(Stored data)
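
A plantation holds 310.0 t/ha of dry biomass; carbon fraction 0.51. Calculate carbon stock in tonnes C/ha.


Formula: Carbon Stock = Biomass * Carbon Fraction
C = 310.0 t/ha * 0.51
C = 158.1 t C/ha

158.1


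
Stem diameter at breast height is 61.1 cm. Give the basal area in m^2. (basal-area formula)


Formula: BA = pi * (DBH/2)^2 / 10000  (cm^2 to m^2)
Radius = DBH/2 = 61.1/2 = 30.55 cm
BA = pi * 30.55^2 / 10000
   = 2932.0563 cm^2 / 10000
   = 0.2932 m^2

0.2932


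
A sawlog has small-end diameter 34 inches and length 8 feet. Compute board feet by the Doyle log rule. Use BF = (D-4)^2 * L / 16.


Doyle: BF = (D - 4)^2 * L / 16
Adjusted diameter = 34 - 4 = 30 in
(D-4)^2 = 30^2 = 900
BF = 900 * 8 / 16 = 450 BF

450


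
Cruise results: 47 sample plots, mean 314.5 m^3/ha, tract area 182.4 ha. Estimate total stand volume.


Formula: Total Volume = Mean Volume per ha * Total Area
Total Volume = 314.5 m^3/ha * 182.4 ha
Total Volume = 57365 m^3

57365


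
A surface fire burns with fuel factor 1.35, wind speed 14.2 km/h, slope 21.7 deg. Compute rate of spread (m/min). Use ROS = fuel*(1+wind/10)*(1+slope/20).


Formula: ROS = fuel * (1 + wind/10) * (1 + slope/20)
Wind factor = 1 + 14.2/10 = 2.42
Slope factor = 1 + 21.7/20 = 2.085
ROS = 1.35 * 2.42 * 2.085 = 6.81 m/min

6.81


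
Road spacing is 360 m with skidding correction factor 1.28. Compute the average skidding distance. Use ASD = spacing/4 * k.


Formula: ASD = (spacing / 4) * correction
Uncorrected distance = spacing / 4 = 360 / 4 = 90 m
ASD = 90 * 1.28 = 115 m

115


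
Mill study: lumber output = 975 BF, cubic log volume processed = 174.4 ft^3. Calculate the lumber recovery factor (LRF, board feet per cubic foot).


Formula: LRF = Lumber Output (BF) / Log Input (ft^3)
LRF = 975 BF / 174.4 ft^3
LRF = 5.59 BF/ft^3

5.59


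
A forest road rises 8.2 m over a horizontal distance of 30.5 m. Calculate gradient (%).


Formula: Gradient = rise / run * 100
Gradient = 8.2 / 30.5 * 100 = 26.9%

26.9


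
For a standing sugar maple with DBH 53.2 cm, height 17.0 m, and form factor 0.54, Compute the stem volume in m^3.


Formula: V = pi * (DBH/200)^2 * H * ff
Radius = DBH/200 = 53.2/200 = 0.266 m
Radius^2 = 0.266^2 = 0.070756 m^2
V = pi * 0.070756 * 17.0 * 0.54
V = 2.041 m^3

2.041


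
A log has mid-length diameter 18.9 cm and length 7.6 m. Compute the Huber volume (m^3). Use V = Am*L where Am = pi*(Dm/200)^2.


Huber: V = Am * L,  Am = pi*(Dm/200)^2
Am = pi*(18.9/200)^2 = 0.028055 m^2
V = 0.028055*7.6 = 0.2132 m^3

0.2132


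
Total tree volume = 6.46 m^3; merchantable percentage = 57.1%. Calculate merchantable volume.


Formula: MV = V_total * (merchantable_pct / 100)
Merchantable fraction = 57.1% / 100 = 0.571
MV = 6.46 m^3 * 0.571 = 3.689 m^3

3.689


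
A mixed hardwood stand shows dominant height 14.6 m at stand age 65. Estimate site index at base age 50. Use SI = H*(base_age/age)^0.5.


Formula: SI = H_dom * (base_age / age)^0.5
Age ratio = 50 / 65 = 0.76923
sqrt(age_ratio) = 0.87706
SI = 14.6 * 0.87706 = 12.8 m

12.8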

> _THE PROBLEM_
Retype all the data exactly, line for line.

> _REPLY TO THE TASK_
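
A plantation holds 310.0 t/ha of dry biomass; carbon fraction 0.51. Calculate carbon stock in tonnes C/ha.


Formula: Carbon Stock = Biomass * Carbon Fraction
C = 310.0 t/ha * 0.51
C = 158.1 t C/ha

158.1


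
Stem diameter at breast height is 61.1 cm. Give the basal area in m^2. (basal-area formula)


Formula: BA = pi * (DBH/2)^2 / 10000  (cm^2 to m^2)
Radius = DBH/2 = 61.1/2 = 30.55 cm
BA = pi * 30.55^2 / 10000
   = 2932.0563 cm^2 / 10000
   = 0.2932 m^2

0.2932


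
A sawlog has small-end diameter 34 inches and length 8 feet. Compute board feet by the Doyle log rule. Use BF = (D-4)^2 * L / 16.


Doyle: BF = (D - 4)^2 * L / 16
Adjusted diameter = 34 - 4 = 30 in
(D-4)^2 = 30^2 = 900
BF = 900 * 8 / 16 = 450 BF

450


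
Cruise results: 47 sample plots, mean 314.5 m^3/ha, tract area 182.4 ha. Estimate total stand volume.


Formula: Total Volume = Mean Volume per ha * Total Area
Total Volume = 314.5 m^3/ha * 182.4 ha
Total Volume = 57365 m^3

57365


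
A surface fire burns with fuel factor 1.35, wind speed 14.2 km/h, slope 21.7 deg. Compute rate of spread (m/min). Use ROS = fuel*(1+wind/10)*(1+slope/20).


Formula: ROS = fuel * (1 + wind/10) * (1 + slope/20)
Wind factor = 1 + 14.2/10 = 2.42
Slope factor = 1 + 21.7/20 = 2.085
ROS = 1.35 * 2.42 * 2.085 = 6.81 m/min

6.81


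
Road spacing is 360 m with skidding correction factor 1.28. Compute the average skidding distance. Use ASD = spacing/4 * k.


Formula: ASD = (spacing / 4) * correction
Uncorrected distance = spacing / 4 = 360 / 4 = 90 m
ASD = 90 * 1.28 = 115 m

115


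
Mill study: lumber output = 975 BF, cubic log volume processed = 174.4 ft^3. Calculate the lumber recovery factor (LRF, board feet per cubic foot).


Formula: LRF = Lumber Output (BF) / Log Input (ft^3)
LRF = 975 BF / 174.4 ft^3
LRF = 5.59 BF/ft^3

5.59


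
A forest road rises 8.2 m over a horizontal distance of 30.5 m. Calculate gradient (%).


Formula: Gradient = rise / run * 100
Gradient = 8.2 / 30.5 * 100 = 26.9%

26.9


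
For a standing sugar maple with DBH 53.2 cm, height 17.0 m, and form factor 0.54, Compute the stem volume in m^3.


Formula: V = pi * (DBH/200)^2 * H * ff
Radius = DBH/200 = 53.2/200 = 0.266 m
Radius^2 = 0.266^2 = 0.070756 m^2
V = pi * 0.070756 * 17.0 * 0.54
V = 2.041 m^3

2.041


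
A log has mid-length diameter 18.9 cm and length 7.6 m. Compute the Huber volume (m^3). Use V = Am*L where Am = pi*(Dm/200)^2.


Huber: V = Am * L,  Am = pi*(Dm/200)^2
Am = pi*(18.9/200)^2 = 0.028055 m^2
V = 0.028055*7.6 = 0.2132 m^3

0.2132


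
Total tree volume = 6.46 m^3; merchantable percentage = 57.1%. Calculate merchantable volume.


Formula: MV = V_total * (merchantable_pct / 100)
Merchantable fraction = 57.1% / 100 = 0.571
MV = 6.46 m^3 * 0.571 = 3.689 m^3

3.689


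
A mixed hardwood stand shows dominant height 14.6 m at stand age 65. Estimate site index at base age 50. Use SI = H*(base_age/age)^0.5.


Formula: SI = H_dom * (base_age / age)^0.5
Age ratio = 50 / 65 = 0.76923
sqrt(age_ratio) = 0.87706
SI = 14.6 * 0.87706 = 12.8 m

12.8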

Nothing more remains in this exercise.